Collected data entries:
....................

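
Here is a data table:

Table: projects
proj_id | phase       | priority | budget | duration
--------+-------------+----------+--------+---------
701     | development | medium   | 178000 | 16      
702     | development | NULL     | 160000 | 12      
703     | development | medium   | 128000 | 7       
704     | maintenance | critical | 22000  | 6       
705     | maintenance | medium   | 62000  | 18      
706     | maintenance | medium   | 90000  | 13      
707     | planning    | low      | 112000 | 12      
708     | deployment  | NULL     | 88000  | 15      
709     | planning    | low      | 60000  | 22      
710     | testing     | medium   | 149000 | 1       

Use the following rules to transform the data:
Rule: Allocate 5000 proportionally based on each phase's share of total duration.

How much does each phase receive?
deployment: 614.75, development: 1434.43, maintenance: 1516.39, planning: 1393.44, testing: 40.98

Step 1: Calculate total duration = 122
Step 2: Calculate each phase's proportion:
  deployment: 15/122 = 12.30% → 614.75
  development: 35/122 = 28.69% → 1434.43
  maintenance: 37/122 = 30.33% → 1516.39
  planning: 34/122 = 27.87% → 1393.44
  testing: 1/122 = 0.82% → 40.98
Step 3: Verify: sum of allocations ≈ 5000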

....................

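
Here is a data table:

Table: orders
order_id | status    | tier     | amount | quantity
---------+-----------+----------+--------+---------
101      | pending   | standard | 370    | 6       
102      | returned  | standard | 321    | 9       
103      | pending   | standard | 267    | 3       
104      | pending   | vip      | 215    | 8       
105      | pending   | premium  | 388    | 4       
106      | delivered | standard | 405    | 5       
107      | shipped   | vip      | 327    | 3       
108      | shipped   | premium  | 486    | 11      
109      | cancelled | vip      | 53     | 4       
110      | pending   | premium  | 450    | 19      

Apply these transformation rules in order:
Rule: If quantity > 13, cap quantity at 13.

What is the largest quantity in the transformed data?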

....................

- [Exercise prompt] In the data above, find the line with "standard | 370" and the line with "What is the". Retype both, plus every line between them, exactly.

- [Result]
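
101      | pending   | standard | 370    | 6       
102      | returned  | standard | 321    | 9       
103      | pending   | standard | 267    | 3       
104      | pending   | vip      | 215    | 8       
105      | pending   | premium  | 388    | 4       
106      | delivered | standard | 405    | 5       
107      | shipped   | vip      | 327    | 3       
108      | shipped   | premium  | 486    | 11      
109      | cancelled | vip      | 53     | 4       
110      | pending   | premium  | 450    | 19      

Apply these transformation rules in order:
Rule: If quantity > 13, cap quantity at 13.

What is the largest quantity in the transformed data?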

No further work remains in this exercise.